◆ **PROBLEM REQUIREMENTS**:
Pull every line with "index" from the material.

◆ **EXERCISE INPUT**:
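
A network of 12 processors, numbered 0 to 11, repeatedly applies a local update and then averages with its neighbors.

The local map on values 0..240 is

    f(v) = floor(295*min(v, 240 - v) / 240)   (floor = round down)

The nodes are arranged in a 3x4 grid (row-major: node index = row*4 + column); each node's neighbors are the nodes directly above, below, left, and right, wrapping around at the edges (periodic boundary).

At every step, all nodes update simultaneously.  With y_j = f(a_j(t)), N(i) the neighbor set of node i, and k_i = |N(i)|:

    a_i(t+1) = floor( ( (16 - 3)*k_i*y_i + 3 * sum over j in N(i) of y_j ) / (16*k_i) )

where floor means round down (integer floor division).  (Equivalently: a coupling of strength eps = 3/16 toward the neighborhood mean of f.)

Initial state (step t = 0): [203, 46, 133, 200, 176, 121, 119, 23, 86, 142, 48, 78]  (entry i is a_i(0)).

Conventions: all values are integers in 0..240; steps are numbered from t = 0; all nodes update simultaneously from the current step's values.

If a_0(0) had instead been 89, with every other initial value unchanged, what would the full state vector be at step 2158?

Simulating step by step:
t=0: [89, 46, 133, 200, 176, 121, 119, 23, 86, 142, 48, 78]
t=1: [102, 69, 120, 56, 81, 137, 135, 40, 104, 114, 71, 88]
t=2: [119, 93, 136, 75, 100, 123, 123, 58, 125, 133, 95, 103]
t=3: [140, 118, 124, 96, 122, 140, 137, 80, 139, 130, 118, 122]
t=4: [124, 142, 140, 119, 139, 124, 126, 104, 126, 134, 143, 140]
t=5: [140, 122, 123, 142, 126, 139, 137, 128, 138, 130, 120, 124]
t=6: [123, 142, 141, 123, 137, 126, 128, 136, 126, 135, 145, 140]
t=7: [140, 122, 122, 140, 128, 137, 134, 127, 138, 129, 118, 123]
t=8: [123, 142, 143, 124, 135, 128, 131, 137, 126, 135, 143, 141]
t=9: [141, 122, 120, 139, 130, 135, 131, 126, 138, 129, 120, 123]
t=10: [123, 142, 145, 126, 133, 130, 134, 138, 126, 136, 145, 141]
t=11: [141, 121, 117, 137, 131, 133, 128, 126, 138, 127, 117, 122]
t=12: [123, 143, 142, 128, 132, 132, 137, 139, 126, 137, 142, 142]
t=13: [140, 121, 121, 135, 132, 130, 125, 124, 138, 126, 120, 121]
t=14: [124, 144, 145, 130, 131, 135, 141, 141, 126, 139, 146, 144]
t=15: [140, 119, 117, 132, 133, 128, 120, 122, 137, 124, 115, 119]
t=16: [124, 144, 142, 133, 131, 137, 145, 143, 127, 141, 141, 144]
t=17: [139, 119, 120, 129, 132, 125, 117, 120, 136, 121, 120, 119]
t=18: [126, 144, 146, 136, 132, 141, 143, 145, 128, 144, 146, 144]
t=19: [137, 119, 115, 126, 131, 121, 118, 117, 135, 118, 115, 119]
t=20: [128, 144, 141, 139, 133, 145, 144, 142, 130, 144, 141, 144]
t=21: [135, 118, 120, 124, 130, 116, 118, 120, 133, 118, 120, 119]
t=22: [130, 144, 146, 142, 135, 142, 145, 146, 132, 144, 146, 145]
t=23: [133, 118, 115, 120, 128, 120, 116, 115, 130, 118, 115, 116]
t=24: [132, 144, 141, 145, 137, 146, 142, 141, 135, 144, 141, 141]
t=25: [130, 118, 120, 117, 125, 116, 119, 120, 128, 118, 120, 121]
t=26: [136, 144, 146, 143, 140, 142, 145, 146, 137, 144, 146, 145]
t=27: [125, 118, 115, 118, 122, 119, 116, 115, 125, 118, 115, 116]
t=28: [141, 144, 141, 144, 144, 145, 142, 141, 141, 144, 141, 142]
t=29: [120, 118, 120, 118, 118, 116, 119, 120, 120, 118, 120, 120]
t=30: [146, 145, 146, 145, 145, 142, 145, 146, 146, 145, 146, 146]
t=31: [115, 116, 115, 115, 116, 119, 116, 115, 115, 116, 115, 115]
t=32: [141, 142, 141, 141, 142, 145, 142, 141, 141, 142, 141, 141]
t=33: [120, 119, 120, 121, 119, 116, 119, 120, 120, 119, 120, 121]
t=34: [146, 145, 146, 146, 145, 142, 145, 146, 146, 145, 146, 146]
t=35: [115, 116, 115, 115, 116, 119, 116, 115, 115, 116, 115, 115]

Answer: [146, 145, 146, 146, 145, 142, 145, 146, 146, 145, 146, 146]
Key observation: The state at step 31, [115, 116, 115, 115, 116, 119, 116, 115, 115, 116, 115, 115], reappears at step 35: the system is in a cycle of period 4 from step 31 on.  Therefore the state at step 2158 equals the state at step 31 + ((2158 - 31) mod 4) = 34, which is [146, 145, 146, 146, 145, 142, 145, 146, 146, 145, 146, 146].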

==

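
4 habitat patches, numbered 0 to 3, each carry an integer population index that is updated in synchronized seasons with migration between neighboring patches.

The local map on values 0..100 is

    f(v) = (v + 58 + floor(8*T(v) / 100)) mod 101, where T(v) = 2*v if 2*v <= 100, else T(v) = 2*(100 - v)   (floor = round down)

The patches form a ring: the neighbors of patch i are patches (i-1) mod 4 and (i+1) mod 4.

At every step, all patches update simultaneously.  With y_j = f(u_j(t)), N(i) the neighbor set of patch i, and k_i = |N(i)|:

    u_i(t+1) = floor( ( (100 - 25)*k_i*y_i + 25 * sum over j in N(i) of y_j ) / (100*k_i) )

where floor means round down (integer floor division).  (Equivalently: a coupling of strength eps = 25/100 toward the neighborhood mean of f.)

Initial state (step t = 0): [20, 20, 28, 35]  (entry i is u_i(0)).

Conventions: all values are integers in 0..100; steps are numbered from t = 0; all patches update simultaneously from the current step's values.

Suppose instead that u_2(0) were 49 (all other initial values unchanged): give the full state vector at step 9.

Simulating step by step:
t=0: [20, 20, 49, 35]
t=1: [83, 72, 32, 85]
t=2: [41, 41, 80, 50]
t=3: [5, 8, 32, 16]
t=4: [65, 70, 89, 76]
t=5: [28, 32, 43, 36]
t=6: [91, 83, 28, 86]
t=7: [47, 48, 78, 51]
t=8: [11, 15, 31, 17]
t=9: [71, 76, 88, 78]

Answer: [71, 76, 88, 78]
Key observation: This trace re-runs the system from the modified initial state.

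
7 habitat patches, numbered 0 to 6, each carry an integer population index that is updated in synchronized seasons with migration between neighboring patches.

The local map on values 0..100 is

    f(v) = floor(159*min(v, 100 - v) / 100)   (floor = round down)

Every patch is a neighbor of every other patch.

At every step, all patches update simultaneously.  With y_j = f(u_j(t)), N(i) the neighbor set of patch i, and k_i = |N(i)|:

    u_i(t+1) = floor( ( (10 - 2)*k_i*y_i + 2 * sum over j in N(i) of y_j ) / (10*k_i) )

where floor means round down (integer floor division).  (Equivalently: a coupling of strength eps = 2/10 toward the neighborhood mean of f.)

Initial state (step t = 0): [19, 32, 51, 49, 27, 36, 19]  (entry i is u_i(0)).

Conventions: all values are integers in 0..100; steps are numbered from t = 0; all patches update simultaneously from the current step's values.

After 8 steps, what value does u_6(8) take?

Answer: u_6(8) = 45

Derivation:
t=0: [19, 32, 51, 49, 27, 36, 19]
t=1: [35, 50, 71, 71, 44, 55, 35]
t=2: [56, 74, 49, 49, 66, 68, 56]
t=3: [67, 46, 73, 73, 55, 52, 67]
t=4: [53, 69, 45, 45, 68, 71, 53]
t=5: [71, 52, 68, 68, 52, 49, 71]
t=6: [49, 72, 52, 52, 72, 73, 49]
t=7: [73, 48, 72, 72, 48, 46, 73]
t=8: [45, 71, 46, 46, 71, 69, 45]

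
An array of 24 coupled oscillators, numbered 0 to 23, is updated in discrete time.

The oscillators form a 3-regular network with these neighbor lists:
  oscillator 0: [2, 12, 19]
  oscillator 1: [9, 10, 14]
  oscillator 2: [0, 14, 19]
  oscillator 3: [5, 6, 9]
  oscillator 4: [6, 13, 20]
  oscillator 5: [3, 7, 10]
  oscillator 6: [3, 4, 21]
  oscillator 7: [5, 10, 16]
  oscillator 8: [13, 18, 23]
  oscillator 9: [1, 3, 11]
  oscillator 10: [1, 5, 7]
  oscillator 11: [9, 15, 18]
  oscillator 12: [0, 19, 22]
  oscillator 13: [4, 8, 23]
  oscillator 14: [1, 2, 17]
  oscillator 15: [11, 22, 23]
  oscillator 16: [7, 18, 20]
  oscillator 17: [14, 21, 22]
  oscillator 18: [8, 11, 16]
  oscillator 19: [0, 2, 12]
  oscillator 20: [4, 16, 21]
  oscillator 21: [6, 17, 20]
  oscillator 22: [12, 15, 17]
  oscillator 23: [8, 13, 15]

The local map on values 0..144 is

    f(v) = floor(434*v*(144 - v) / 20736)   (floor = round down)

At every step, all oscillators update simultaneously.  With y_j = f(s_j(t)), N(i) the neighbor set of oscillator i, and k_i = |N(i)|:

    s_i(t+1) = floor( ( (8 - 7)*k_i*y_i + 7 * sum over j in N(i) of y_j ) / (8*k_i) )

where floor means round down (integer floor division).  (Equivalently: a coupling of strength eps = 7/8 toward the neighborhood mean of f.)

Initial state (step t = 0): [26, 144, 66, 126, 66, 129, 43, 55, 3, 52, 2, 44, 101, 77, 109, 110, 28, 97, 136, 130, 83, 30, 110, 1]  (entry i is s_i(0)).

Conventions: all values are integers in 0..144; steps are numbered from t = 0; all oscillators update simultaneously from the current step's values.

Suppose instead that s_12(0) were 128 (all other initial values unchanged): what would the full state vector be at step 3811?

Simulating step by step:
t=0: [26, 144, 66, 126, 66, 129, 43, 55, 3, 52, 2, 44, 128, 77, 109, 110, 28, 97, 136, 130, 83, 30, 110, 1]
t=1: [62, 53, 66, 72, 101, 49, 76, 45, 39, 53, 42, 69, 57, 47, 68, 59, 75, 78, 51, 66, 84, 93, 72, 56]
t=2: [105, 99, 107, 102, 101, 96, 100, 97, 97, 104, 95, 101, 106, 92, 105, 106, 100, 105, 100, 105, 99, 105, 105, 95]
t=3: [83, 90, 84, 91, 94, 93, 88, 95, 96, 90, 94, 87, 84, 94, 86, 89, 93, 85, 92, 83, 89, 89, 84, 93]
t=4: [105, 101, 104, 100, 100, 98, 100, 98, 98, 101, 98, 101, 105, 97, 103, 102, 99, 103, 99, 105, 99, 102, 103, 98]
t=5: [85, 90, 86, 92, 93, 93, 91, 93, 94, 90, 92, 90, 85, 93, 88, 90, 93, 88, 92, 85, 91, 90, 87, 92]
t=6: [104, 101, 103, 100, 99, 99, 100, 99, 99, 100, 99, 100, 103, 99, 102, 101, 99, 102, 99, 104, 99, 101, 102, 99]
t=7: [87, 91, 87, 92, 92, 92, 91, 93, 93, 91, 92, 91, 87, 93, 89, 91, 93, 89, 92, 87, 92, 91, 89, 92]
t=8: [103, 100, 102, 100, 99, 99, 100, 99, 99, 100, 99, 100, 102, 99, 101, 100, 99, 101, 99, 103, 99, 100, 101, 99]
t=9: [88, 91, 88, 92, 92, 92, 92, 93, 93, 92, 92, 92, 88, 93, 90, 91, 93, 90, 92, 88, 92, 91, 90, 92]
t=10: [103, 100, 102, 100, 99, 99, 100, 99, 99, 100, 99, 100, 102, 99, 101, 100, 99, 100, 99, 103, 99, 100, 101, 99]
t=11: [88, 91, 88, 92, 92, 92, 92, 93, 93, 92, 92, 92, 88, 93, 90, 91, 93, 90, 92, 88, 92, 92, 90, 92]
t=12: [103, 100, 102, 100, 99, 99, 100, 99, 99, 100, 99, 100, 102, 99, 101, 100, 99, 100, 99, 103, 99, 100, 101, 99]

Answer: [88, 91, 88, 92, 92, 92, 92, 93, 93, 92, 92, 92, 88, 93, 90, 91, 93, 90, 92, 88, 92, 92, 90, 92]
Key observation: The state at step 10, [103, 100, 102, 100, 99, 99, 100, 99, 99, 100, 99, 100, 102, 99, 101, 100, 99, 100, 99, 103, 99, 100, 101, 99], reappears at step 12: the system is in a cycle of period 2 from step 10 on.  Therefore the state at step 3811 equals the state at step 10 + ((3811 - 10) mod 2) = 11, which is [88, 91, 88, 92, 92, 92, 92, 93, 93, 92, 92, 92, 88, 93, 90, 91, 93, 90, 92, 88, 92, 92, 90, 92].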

---

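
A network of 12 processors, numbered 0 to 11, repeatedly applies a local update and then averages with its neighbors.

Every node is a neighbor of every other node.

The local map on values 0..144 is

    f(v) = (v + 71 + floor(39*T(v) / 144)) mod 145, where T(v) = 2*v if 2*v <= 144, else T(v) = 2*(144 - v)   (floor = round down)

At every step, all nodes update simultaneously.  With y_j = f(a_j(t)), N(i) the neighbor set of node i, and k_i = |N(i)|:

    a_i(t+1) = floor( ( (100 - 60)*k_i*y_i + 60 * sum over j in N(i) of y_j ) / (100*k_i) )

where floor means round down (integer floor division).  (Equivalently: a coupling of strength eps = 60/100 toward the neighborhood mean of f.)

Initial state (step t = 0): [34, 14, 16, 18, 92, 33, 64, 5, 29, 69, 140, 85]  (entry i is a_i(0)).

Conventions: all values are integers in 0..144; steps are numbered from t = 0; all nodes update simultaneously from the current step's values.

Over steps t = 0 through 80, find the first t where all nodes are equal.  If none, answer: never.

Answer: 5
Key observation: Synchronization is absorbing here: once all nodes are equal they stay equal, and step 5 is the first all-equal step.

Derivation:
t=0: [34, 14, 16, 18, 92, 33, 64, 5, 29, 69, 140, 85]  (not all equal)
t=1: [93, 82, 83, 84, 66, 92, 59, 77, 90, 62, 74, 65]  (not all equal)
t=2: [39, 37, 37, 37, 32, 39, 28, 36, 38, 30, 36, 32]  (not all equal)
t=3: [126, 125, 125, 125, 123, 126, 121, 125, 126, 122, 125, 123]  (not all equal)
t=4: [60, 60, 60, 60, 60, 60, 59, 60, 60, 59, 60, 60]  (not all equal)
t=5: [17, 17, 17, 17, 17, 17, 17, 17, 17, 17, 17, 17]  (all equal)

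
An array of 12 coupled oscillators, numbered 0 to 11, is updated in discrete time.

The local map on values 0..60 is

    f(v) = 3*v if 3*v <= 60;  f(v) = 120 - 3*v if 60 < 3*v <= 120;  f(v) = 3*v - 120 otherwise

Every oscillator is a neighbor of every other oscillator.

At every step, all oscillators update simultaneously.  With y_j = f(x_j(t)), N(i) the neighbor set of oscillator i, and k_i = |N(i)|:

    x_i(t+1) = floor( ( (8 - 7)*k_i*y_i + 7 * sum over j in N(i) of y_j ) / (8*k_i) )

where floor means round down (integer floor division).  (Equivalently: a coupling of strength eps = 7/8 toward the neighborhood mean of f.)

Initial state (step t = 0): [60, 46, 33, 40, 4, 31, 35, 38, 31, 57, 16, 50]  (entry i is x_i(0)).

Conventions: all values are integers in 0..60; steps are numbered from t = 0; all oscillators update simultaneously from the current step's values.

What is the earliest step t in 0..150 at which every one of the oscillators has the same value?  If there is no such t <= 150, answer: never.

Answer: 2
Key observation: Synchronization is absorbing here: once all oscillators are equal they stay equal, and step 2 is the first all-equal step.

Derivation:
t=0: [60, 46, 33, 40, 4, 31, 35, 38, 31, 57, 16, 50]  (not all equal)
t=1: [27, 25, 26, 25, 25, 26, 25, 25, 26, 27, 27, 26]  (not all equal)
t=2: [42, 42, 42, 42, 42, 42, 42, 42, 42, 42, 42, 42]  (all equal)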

◆ **ANSWER BOX**:
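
The nodes are arranged in a 3x4 grid (row-major: node index = row*4 + column); each node's neighbors are the nodes directly above, below, left, and right, wrapping around at the edges (periodic boundary).
4 habitat patches, numbered 0 to 3, each carry an integer population index that is updated in synchronized seasons with migration between neighboring patches.
7 habitat patches, numbered 0 to 6, each carry an integer population index that is updated in synchronized seasons with migration between neighboring patches.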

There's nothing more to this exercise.